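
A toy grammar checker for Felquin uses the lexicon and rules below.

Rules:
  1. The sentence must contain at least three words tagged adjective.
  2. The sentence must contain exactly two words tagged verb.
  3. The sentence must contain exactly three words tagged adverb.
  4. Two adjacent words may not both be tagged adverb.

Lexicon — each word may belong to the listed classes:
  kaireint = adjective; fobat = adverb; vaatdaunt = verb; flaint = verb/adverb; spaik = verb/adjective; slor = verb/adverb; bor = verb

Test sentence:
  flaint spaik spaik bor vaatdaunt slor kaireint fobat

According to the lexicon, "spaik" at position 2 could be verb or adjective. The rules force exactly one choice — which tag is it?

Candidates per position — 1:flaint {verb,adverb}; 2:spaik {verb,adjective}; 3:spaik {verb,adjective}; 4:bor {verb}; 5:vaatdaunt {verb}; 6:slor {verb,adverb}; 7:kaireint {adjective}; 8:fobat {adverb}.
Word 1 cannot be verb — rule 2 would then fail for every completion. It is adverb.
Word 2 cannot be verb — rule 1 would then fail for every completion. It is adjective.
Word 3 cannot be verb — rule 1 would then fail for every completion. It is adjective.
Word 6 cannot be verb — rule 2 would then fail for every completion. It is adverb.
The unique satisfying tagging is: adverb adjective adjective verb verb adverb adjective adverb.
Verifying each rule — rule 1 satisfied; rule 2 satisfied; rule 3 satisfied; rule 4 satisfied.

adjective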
* * * * *
__What you should do__: The line with "3. The sentence" and all lines after it through the end of the data above: write these out exactly and add nothing.

__Result of the task__:
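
  3. The sentence must contain exactly three words tagged adverb.
  4. Two adjacent words may not both be tagged adverb.

Lexicon — each word may belong to the listed classes:
  kaireint = adjective; fobat = adverb; vaatdaunt = verb; flaint = verb/adverb; spaik = verb/adjective; slor = verb/adverb; bor = verb

Test sentence:
  flaint spaik spaik bor vaatdaunt slor kaireint fobat

According to the lexicon, "spaik" at position 2 could be verb or adjective. The rules force exactly one choice — which tag is it?

Candidates per position — 1:flaint {verb,adverb}; 2:spaik {verb,adjective}; 3:spaik {verb,adjective}; 4:bor {verb}; 5:vaatdaunt {verb}; 6:slor {verb,adverb}; 7:kaireint {adjective}; 8:fobat {adverb}.
Word 1 cannot be verb — rule 2 would then fail for every completion. It is adverb.
Word 2 cannot be verb — rule 1 would then fail for every completion. It is adjective.
Word 3 cannot be verb — rule 1 would then fail for every completion. It is adjective.
Word 6 cannot be verb — rule 2 would then fail for every completion. It is adverb.
The unique satisfying tagging is: adverb adjective adjective verb verb adverb adjective adverb.
Verifying each rule — rule 1 satisfied; rule 2 satisfied; rule 3 satisfied; rule 4 satisfied.

adjective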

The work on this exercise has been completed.